━━━ RECORD SET ━━━

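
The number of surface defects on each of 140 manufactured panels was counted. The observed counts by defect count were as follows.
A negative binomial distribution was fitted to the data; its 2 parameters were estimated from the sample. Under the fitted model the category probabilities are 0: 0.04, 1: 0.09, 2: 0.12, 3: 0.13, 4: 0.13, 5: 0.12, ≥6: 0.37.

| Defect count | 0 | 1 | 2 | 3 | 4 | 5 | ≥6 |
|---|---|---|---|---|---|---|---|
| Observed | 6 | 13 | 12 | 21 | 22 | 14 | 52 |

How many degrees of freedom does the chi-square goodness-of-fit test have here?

4

There are k = 7 categories and 2 parameters estimated from the data, so df = 7 − 1 − 2 = 4.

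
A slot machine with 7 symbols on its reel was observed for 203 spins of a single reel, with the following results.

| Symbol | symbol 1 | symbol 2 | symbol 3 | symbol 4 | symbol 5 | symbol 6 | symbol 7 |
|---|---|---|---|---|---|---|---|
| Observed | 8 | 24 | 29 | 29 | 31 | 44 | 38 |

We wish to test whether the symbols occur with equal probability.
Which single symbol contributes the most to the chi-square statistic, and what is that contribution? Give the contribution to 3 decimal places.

Expected count for each of the 7 categories: 203/7 = 29.
χ² = (8−29)²/29 + (24−29)²/29 + (29−29)²/29 + (29−29)²/29 + (31−29)²/29 + (44−29)²/29 + (38−29)²/29
   = 15.2069 + 0.8621 + 0.0000 + 0.0000 + 0.1379 + 7.7586 + 2.7931
The largest term is for symbol 1: 15.207.

symbol 1, 15.207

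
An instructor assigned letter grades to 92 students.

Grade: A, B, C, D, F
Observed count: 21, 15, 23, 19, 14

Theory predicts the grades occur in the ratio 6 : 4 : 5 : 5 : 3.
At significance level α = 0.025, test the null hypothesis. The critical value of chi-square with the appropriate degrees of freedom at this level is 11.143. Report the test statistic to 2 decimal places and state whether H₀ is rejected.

1.27; do not reject

Ratio total = 23. Expected counts: 92×6/23 = 24, 92×4/23 = 16, 92×5/23 = 20, 92×5/23 = 20, 92×3/23 = 12.
A: (21 − 24)²/24 = 9/24 = 0.375
B: (15 − 16)²/16 = 1/16 = 0.063
C: (23 − 20)²/20 = 9/20 = 0.450
D: (19 − 20)²/20 = 1/20 = 0.050
F: (14 − 12)²/12 = 4/12 = 0.333
Sum = 1.27
df = 4. Since 1.27 < 11.143, we do not reject H₀.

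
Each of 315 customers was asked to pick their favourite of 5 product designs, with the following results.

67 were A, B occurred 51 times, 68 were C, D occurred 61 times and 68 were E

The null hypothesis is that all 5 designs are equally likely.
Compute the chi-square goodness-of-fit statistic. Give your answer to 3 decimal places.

3.397

Expected count for each of the 5 categories: 315/5 = 63.
A: (67 − 63)²/63 = 16/63 = 0.2540
B: (51 − 63)²/63 = 144/63 = 2.2857
C: (68 − 63)²/63 = 25/63 = 0.3968
D: (61 − 63)²/63 = 4/63 = 0.0635
E: (68 − 63)²/63 = 25/63 = 0.3968
Sum = 3.397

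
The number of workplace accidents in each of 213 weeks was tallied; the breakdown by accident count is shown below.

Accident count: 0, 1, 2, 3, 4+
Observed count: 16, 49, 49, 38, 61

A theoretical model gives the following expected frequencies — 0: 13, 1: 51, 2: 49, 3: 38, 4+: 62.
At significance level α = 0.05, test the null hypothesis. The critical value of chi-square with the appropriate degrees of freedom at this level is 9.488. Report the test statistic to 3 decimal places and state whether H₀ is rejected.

cat         O        E   (O−E)²/E
0          16       13     0.6923
1          49       51     0.0784
2          49       49     0.0000
3          38       38     0.0000
4+         61       62     0.0161
Sum = 0.787
df = 4. Since 0.787 < 9.488, we do not reject H₀.

0.787; do not reject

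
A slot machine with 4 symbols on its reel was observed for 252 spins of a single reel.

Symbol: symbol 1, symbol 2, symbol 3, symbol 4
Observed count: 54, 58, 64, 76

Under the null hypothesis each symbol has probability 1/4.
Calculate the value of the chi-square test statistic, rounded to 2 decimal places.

Under H₀ each category has probability 1/4, so each expected count is 252/4 = 63.
χ² = (54−63)²/63 + (58−63)²/63 + (64−63)²/63 + (76−63)²/63
   = 1.286 + 0.397 + 0.016 + 2.683
Sum = 4.38

4.38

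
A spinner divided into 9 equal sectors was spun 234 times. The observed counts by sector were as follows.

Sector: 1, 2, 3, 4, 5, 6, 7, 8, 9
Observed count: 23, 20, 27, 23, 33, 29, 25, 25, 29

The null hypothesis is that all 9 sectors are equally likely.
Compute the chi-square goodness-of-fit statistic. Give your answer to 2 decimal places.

4.77

Under H₀ each category has probability 1/9, so each expected count is 234/9 = 26.
cat         O        E   (O−E)²/E
1          23       26      0.346
2          20       26      1.385
3          27       26      0.038
4          23       26      0.346
5          33       26      1.885
6          29       26      0.346
7          25       26      0.038
8          25       26      0.038
9          29       26      0.346
Sum = 4.77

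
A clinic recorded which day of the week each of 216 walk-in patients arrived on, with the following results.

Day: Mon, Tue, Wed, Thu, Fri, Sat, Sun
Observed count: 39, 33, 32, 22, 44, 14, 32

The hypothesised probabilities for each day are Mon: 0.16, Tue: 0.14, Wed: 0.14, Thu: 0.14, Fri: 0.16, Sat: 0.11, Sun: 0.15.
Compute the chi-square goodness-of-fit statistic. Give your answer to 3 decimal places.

Expected counts E_i = n·p_i: 216×0.16 = 34.56, 216×0.14 = 30.24, 216×0.14 = 30.24, 216×0.14 = 30.24, 216×0.16 = 34.56, 216×0.11 = 23.76, 216×0.15 = 32.4.
Mon: (39 − 34.56)²/34.56 = 19.7136/34.56 = 0.5704
Tue: (33 − 30.24)²/30.24 = 7.6176/30.24 = 0.2519
Wed: (32 − 30.24)²/30.24 = 3.0976/30.24 = 0.1024
Thu: (22 − 30.24)²/30.24 = 67.8976/30.24 = 2.2453
Fri: (44 − 34.56)²/34.56 = 89.1136/34.56 = 2.5785
Sat: (14 − 23.76)²/23.76 = 95.2576/23.76 = 4.0092
Sun: (32 − 32.4)²/32.4 = 0.16/32.4 = 0.0049
Sum = 9.763

9.763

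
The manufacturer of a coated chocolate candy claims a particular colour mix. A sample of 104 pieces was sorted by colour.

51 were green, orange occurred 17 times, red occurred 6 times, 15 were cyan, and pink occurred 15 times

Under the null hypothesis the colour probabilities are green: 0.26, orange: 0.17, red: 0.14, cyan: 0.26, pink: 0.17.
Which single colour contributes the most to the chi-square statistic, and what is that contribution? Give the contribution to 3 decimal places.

Expected counts E_i = n·p_i: 104×0.26 = 27.04, 104×0.17 = 17.68, 104×0.14 = 14.56, 104×0.26 = 27.04, 104×0.17 = 17.68.
green: (51 − 27.04)²/27.04 = 574.0816/27.04 = 21.2308
orange: (17 − 17.68)²/17.68 = 0.4624/17.68 = 0.0262
red: (6 − 14.56)²/14.56 = 73.2736/14.56 = 5.0325
cyan: (15 − 27.04)²/27.04 = 144.9616/27.04 = 5.3610
pink: (15 − 17.68)²/17.68 = 7.1824/17.68 = 0.4062
The largest term is for green: 21.231.

green, 21.231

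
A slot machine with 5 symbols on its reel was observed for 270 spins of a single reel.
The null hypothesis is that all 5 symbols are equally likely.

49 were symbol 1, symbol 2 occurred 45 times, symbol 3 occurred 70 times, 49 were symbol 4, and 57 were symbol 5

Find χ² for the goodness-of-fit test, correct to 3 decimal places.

7.333

Expected count for each of the 5 categories: 270/5 = 54.
symbol 1: (49 − 54)²/54 = 25/54 = 0.4630
symbol 2: (45 − 54)²/54 = 81/54 = 1.5000
symbol 3: (70 − 54)²/54 = 256/54 = 4.7407
symbol 4: (49 − 54)²/54 = 25/54 = 0.4630
symbol 5: (57 − 54)²/54 = 9/54 = 0.1667
Sum = 7.333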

━━━

▶ [WHAT THE TASK ASKS] Set down, exactly as they appear, the lines above from the first one to the line that holds "A slot machine with 7", both included, please, and no others.

▶ [EXERCISE RESPONSE]
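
The number of surface defects on each of 140 manufactured panels was counted. The observed counts by defect count were as follows.
A negative binomial distribution was fitted to the data; its 2 parameters were estimated from the sample. Under the fitted model the category probabilities are 0: 0.04, 1: 0.09, 2: 0.12, 3: 0.13, 4: 0.13, 5: 0.12, ≥6: 0.37.

| Defect count | 0 | 1 | 2 | 3 | 4 | 5 | ≥6 |
|---|---|---|---|---|---|---|---|
| Observed | 6 | 13 | 12 | 21 | 22 | 14 | 52 |

How many degrees of freedom does the chi-square goodness-of-fit test have here?

4

There are k = 7 categories and 2 parameters estimated from the data, so df = 7 − 1 − 2 = 4.

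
A slot machine with 7 symbols on its reel was observed for 203 spins of a single reel, with the following results.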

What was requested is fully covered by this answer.